YOUR INSTRUCTIONS: Reproduce verbatim only the lines from the one containing "Let f be the unique" through the last line below, both included.

(Stored data entries)
BEGIN
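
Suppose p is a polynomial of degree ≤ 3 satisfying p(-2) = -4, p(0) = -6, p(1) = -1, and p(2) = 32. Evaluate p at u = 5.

479

Write p(u) = au^3 + bu^2 + cu + d. Substituting each data point gives a linear system:
  -8a + 4b - 2c + d = -4
  d = -6
  a + b + c + d = -1
  8a + 4b + 2c + d = 32
Solving the system yields a = 3, b = 5, c = -3, d = -6.
So p(u) = 3u^3 + 5u^2 - 3u - 6.
Then p(5) = 479.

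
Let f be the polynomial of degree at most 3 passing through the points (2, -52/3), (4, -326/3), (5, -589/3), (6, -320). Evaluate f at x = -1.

-1/3

Write f(x) = ax^3 + bx^2 + cx + d. Substituting each data point gives a linear system:
  8a + 4b + 2c + d = -52/3
  64a + 16b + 4c + d = -326/3
  125a + 25b + 5c + d = -589/3
  216a + 36b + 6c + d = -320
Solving the system yields a = -1, b = -3, c = 1/3, d = 2.
So f(x) = -x^3 - 3x^2 + (1/3)x + 2.
Then f(-1) = -1/3.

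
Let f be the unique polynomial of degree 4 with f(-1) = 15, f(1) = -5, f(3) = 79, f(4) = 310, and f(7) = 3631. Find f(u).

f(u) = 2u^4 - 4u^3 + 5u^2 - 6u - 2

Write f(u) = au^4 + bu^3 + cu^2 + du + e. Substituting each data point gives a linear system:
  a - b + c - d + e = 15
  a + b + c + d + e = -5
  81a + 27b + 9c + 3d + e = 79
  256a + 64b + 16c + 4d + e = 310
  2401a + 343b + 49c + 7d + e = 3631
Solving the system yields a = 2, b = -4, c = 5, d = -6, e = -2.
So f(u) = 2u^4 - 4u^3 + 5u^2 - 6u - 2.
Check: f(3) = 79. ✓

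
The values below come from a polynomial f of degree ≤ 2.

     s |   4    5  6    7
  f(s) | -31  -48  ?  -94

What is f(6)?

-69

The 3 known points determine the degree-2 polynomial uniquely.
Write f(s) = as^2 + bs + c. Substituting each data point gives a linear system:
  16a + 4b + c = -31
  25a + 5b + c = -48
  49a + 7b + c = -94
Solving the system yields a = -2, b = 1, c = -3.
So f(s) = -2s^2 + s - 3.
Then f(6) = -69.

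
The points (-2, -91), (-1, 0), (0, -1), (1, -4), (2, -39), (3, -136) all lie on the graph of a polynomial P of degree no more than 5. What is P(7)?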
END
WRITTEN ANSWER:
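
Let f be the unique polynomial of degree 4 with f(-1) = 15, f(1) = -5, f(3) = 79, f(4) = 310, and f(7) = 3631. Find f(u).

f(u) = 2u^4 - 4u^3 + 5u^2 - 6u - 2

Write f(u) = au^4 + bu^3 + cu^2 + du + e. Substituting each data point gives a linear system:
  a - b + c - d + e = 15
  a + b + c + d + e = -5
  81a + 27b + 9c + 3d + e = 79
  256a + 64b + 16c + 4d + e = 310
  2401a + 343b + 49c + 7d + e = 3631
Solving the system yields a = 2, b = -4, c = 5, d = -6, e = -2.
So f(u) = 2u^4 - 4u^3 + 5u^2 - 6u - 2.
Check: f(3) = 79. ✓

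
The values below come from a polynomial f of degree ≤ 2.

     s |   4    5  6    7
  f(s) | -31  -48  ?  -94

What is f(6)?

-69

The 3 known points determine the degree-2 polynomial uniquely.
Write f(s) = as^2 + bs + c. Substituting each data point gives a linear system:
  16a + 4b + c = -31
  25a + 5b + c = -48
  49a + 7b + c = -94
Solving the system yields a = -2, b = 1, c = -3.
So f(s) = -2s^2 + s - 3.
Then f(6) = -69.

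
The points (-2, -91), (-1, 0), (0, -1), (1, -4), (2, -39), (3, -136) all lie on the graph of a polynomial P of degree no more than 5. What is P(7)?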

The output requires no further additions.